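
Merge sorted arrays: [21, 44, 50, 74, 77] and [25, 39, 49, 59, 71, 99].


Take 21 from A
Take 25 from B
Take 39 from B
Take 44 from A
Take 49 from B
Take 50 from A
Take 59 from B
Take 71 from B
Take 74 from A
Take 77 from A

Merged: [21, 25, 39, 44, 49, 50, 59, 71, 74, 77, 99]


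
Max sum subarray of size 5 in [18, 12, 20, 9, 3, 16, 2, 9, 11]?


[0:5]: 62
[1:6]: 60
[2:7]: 50
[3:8]: 39
[4:9]: 41

Max: 62 at [0:5]


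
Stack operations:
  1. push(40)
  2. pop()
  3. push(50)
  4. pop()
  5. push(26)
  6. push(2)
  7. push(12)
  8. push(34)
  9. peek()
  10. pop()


push(40) -> [40]
pop()->40, []
push(50) -> [50]
pop()->50, []
push(26) -> [26]
push(2) -> [26, 2]
push(12) -> [26, 2, 12]
push(34) -> [26, 2, 12, 34]
peek()->34
pop()->34, [26, 2, 12]

Final stack: [26, 2, 12]


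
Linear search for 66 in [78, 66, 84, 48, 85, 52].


i=0: 78!=66
i=1: 66==66 found!

Found at 1, 2 comps


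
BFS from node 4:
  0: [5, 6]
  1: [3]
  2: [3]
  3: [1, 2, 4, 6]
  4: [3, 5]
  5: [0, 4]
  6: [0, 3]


Visit 4, enqueue [3, 5]
Visit 3, enqueue [1, 2, 6]
Visit 5, enqueue [0]
Visit 1, enqueue []
Visit 2, enqueue []
Visit 6, enqueue []
Visit 0, enqueue []

BFS order: [4, 3, 5, 1, 2, 6, 0]


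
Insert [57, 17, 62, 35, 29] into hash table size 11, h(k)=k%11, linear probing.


Insert 57: h=2 -> slot 2
Insert 17: h=6 -> slot 6
Insert 62: h=7 -> slot 7
Insert 35: h=2, 1 probes -> slot 3
Insert 29: h=7, 1 probes -> slot 8

Table: [None, None, 57, 35, None, None, 17, 62, 29, None, None]


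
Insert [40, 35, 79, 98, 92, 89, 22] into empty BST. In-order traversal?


Insert 40: root
Insert 35: L from 40
Insert 79: R from 40
Insert 98: R from 40 -> R from 79
Insert 92: R from 40 -> R from 79 -> L from 98
Insert 89: R from 40 -> R from 79 -> L from 98 -> L from 92
Insert 22: L from 40 -> L from 35

In-order: [22, 35, 40, 79, 89, 92, 98]


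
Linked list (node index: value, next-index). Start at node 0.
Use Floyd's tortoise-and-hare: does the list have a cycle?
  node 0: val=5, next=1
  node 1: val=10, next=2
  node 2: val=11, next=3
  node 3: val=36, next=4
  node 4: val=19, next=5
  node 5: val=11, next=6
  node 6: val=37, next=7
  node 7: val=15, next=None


Floyd's tortoise (slow, +1) and hare (fast, +2):
  init: slow=0, fast=0
  step 1: slow=1, fast=2
  step 2: slow=2, fast=4
  step 3: slow=3, fast=6
  step 4: fast 6->7->None, no cycle

Cycle: no


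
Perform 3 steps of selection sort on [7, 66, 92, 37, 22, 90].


Initial: [7, 66, 92, 37, 22, 90]
Step 1: min=7 at 0
  Swap: [7, 66, 92, 37, 22, 90]
Step 2: min=22 at 4
  Swap: [7, 22, 92, 37, 66, 90]
Step 3: min=37 at 3
  Swap: [7, 22, 37, 92, 66, 90]

After 3 steps: [7, 22, 37, 92, 66, 90]


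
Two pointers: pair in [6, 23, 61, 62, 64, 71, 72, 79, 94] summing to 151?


lo=0(6)+hi=8(94)=100
lo=1(23)+hi=8(94)=117
lo=2(61)+hi=8(94)=155
lo=2(61)+hi=7(79)=140
lo=3(62)+hi=7(79)=141
lo=4(64)+hi=7(79)=143
lo=5(71)+hi=7(79)=150
lo=6(72)+hi=7(79)=151

Yes: 72+79=151


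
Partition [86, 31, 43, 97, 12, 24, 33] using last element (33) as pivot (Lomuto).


Pivot: 33
  31 <= 33: swap -> [31, 86, 43, 97, 12, 24, 33]
  12 <= 33: swap -> [31, 12, 43, 97, 86, 24, 33]
  24 <= 33: swap -> [31, 12, 24, 97, 86, 43, 33]
Place pivot at 3: [31, 12, 24, 33, 86, 43, 97]

Partitioned: [31, 12, 24, 33, 86, 43, 97]


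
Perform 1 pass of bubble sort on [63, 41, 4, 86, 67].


Initial: [63, 41, 4, 86, 67]
Pass 1: [41, 4, 63, 67, 86] (3 swaps)

After 1 pass: [41, 4, 63, 67, 86]


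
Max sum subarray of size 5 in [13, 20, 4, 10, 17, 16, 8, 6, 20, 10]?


[0:5]: 64
[1:6]: 67
[2:7]: 55
[3:8]: 57
[4:9]: 67
[5:10]: 60

Max: 67 at [1:6]


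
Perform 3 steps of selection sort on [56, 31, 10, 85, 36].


Initial: [56, 31, 10, 85, 36]
Step 1: min=10 at 2
  Swap: [10, 31, 56, 85, 36]
Step 2: min=31 at 1
  Swap: [10, 31, 56, 85, 36]
Step 3: min=36 at 4
  Swap: [10, 31, 36, 85, 56]

After 3 steps: [10, 31, 36, 85, 56]


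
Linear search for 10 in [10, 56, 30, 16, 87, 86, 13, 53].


i=0: 10==10 found!

Found at 0, 1 comps


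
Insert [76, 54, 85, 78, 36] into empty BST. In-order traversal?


Insert 76: root
Insert 54: L from 76
Insert 85: R from 76
Insert 78: R from 76 -> L from 85
Insert 36: L from 76 -> L from 54

In-order: [36, 54, 76, 78, 85]


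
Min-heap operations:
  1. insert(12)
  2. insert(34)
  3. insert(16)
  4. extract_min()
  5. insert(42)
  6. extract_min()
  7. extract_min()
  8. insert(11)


insert(12) -> [12]
insert(34) -> [12, 34]
insert(16) -> [12, 34, 16]
extract_min()->12, [16, 34]
insert(42) -> [16, 34, 42]
extract_min()->16, [34, 42]
extract_min()->34, [42]
insert(11) -> [11, 42]

Final heap: [11, 42]


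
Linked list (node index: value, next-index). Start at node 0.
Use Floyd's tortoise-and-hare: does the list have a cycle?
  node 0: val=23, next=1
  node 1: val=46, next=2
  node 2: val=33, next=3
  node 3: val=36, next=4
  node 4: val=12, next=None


Floyd's tortoise (slow, +1) and hare (fast, +2):
  init: slow=0, fast=0
  step 1: slow=1, fast=2
  step 2: slow=2, fast=4
  step 3: fast -> None, no cycle

Cycle: no


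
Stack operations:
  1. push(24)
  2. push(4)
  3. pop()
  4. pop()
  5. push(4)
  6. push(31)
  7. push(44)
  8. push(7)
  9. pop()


push(24) -> [24]
push(4) -> [24, 4]
pop()->4, [24]
pop()->24, []
push(4) -> [4]
push(31) -> [4, 31]
push(44) -> [4, 31, 44]
push(7) -> [4, 31, 44, 7]
pop()->7, [4, 31, 44]

Final stack: [4, 31, 44]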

## WORK INSTRUCTION
Every entry should be duplicated exactly as written.

## TASK SOLUTION
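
Merge sorted arrays: [21, 44, 50, 74, 77] and [25, 39, 49, 59, 71, 99].


Take 21 from A
Take 25 from B
Take 39 from B
Take 44 from A
Take 49 from B
Take 50 from A
Take 59 from B
Take 71 from B
Take 74 from A
Take 77 from A

Merged: [21, 25, 39, 44, 49, 50, 59, 71, 74, 77, 99]


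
Max sum subarray of size 5 in [18, 12, 20, 9, 3, 16, 2, 9, 11]?


[0:5]: 62
[1:6]: 60
[2:7]: 50
[3:8]: 39
[4:9]: 41

Max: 62 at [0:5]


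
Stack operations:
  1. push(40)
  2. pop()
  3. push(50)
  4. pop()
  5. push(26)
  6. push(2)
  7. push(12)
  8. push(34)
  9. peek()
  10. pop()


push(40) -> [40]
pop()->40, []
push(50) -> [50]
pop()->50, []
push(26) -> [26]
push(2) -> [26, 2]
push(12) -> [26, 2, 12]
push(34) -> [26, 2, 12, 34]
peek()->34
pop()->34, [26, 2, 12]

Final stack: [26, 2, 12]


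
Linear search for 66 in [78, 66, 84, 48, 85, 52].


i=0: 78!=66
i=1: 66==66 found!

Found at 1, 2 comps


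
BFS from node 4:
  0: [5, 6]
  1: [3]
  2: [3]
  3: [1, 2, 4, 6]
  4: [3, 5]
  5: [0, 4]
  6: [0, 3]


Visit 4, enqueue [3, 5]
Visit 3, enqueue [1, 2, 6]
Visit 5, enqueue [0]
Visit 1, enqueue []
Visit 2, enqueue []
Visit 6, enqueue []
Visit 0, enqueue []

BFS order: [4, 3, 5, 1, 2, 6, 0]


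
Insert [57, 17, 62, 35, 29] into hash table size 11, h(k)=k%11, linear probing.


Insert 57: h=2 -> slot 2
Insert 17: h=6 -> slot 6
Insert 62: h=7 -> slot 7
Insert 35: h=2, 1 probes -> slot 3
Insert 29: h=7, 1 probes -> slot 8

Table: [None, None, 57, 35, None, None, 17, 62, 29, None, None]


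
Insert [40, 35, 79, 98, 92, 89, 22] into empty BST. In-order traversal?


Insert 40: root
Insert 35: L from 40
Insert 79: R from 40
Insert 98: R from 40 -> R from 79
Insert 92: R from 40 -> R from 79 -> L from 98
Insert 89: R from 40 -> R from 79 -> L from 98 -> L from 92
Insert 22: L from 40 -> L from 35

In-order: [22, 35, 40, 79, 89, 92, 98]


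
Linked list (node index: value, next-index). Start at node 0.
Use Floyd's tortoise-and-hare: does the list have a cycle?
  node 0: val=5, next=1
  node 1: val=10, next=2
  node 2: val=11, next=3
  node 3: val=36, next=4
  node 4: val=19, next=5
  node 5: val=11, next=6
  node 6: val=37, next=7
  node 7: val=15, next=None


Floyd's tortoise (slow, +1) and hare (fast, +2):
  init: slow=0, fast=0
  step 1: slow=1, fast=2
  step 2: slow=2, fast=4
  step 3: slow=3, fast=6
  step 4: fast 6->7->None, no cycle

Cycle: no


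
Perform 3 steps of selection sort on [7, 66, 92, 37, 22, 90].


Initial: [7, 66, 92, 37, 22, 90]
Step 1: min=7 at 0
  Swap: [7, 66, 92, 37, 22, 90]
Step 2: min=22 at 4
  Swap: [7, 22, 92, 37, 66, 90]
Step 3: min=37 at 3
  Swap: [7, 22, 37, 92, 66, 90]

After 3 steps: [7, 22, 37, 92, 66, 90]


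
Two pointers: pair in [6, 23, 61, 62, 64, 71, 72, 79, 94] summing to 151?


lo=0(6)+hi=8(94)=100
lo=1(23)+hi=8(94)=117
lo=2(61)+hi=8(94)=155
lo=2(61)+hi=7(79)=140
lo=3(62)+hi=7(79)=141
lo=4(64)+hi=7(79)=143
lo=5(71)+hi=7(79)=150
lo=6(72)+hi=7(79)=151

Yes: 72+79=151


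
Partition [86, 31, 43, 97, 12, 24, 33] using last element (33) as pivot (Lomuto).


Pivot: 33
  31 <= 33: swap -> [31, 86, 43, 97, 12, 24, 33]
  12 <= 33: swap -> [31, 12, 43, 97, 86, 24, 33]
  24 <= 33: swap -> [31, 12, 24, 97, 86, 43, 33]
Place pivot at 3: [31, 12, 24, 33, 86, 43, 97]

Partitioned: [31, 12, 24, 33, 86, 43, 97]


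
Perform 1 pass of bubble sort on [63, 41, 4, 86, 67].


Initial: [63, 41, 4, 86, 67]
Pass 1: [41, 4, 63, 67, 86] (3 swaps)

After 1 pass: [41, 4, 63, 67, 86]


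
Max sum subarray of size 5 in [13, 20, 4, 10, 17, 16, 8, 6, 20, 10]?


[0:5]: 64
[1:6]: 67
[2:7]: 55
[3:8]: 57
[4:9]: 67
[5:10]: 60

Max: 67 at [1:6]


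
Perform 3 steps of selection sort on [56, 31, 10, 85, 36].


Initial: [56, 31, 10, 85, 36]
Step 1: min=10 at 2
  Swap: [10, 31, 56, 85, 36]
Step 2: min=31 at 1
  Swap: [10, 31, 56, 85, 36]
Step 3: min=36 at 4
  Swap: [10, 31, 36, 85, 56]

After 3 steps: [10, 31, 36, 85, 56]


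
Linear search for 10 in [10, 56, 30, 16, 87, 86, 13, 53].


i=0: 10==10 found!

Found at 0, 1 comps


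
Insert [76, 54, 85, 78, 36] into empty BST. In-order traversal?


Insert 76: root
Insert 54: L from 76
Insert 85: R from 76
Insert 78: R from 76 -> L from 85
Insert 36: L from 76 -> L from 54

In-order: [36, 54, 76, 78, 85]


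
Min-heap operations:
  1. insert(12)
  2. insert(34)
  3. insert(16)
  4. extract_min()
  5. insert(42)
  6. extract_min()
  7. extract_min()
  8. insert(11)


insert(12) -> [12]
insert(34) -> [12, 34]
insert(16) -> [12, 34, 16]
extract_min()->12, [16, 34]
insert(42) -> [16, 34, 42]
extract_min()->16, [34, 42]
extract_min()->34, [42]
insert(11) -> [11, 42]

Final heap: [11, 42]


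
Linked list (node index: value, next-index). Start at node 0.
Use Floyd's tortoise-and-hare: does the list have a cycle?
  node 0: val=23, next=1
  node 1: val=46, next=2
  node 2: val=33, next=3
  node 3: val=36, next=4
  node 4: val=12, next=None


Floyd's tortoise (slow, +1) and hare (fast, +2):
  init: slow=0, fast=0
  step 1: slow=1, fast=2
  step 2: slow=2, fast=4
  step 3: fast -> None, no cycle

Cycle: no


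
Stack operations:
  1. push(24)
  2. push(4)
  3. pop()
  4. pop()
  5. push(4)
  6. push(31)
  7. push(44)
  8. push(7)
  9. pop()


push(24) -> [24]
push(4) -> [24, 4]
pop()->4, [24]
pop()->24, []
push(4) -> [4]
push(31) -> [4, 31]
push(44) -> [4, 31, 44]
push(7) -> [4, 31, 44, 7]
pop()->7, [4, 31, 44]

Final stack: [4, 31, 44]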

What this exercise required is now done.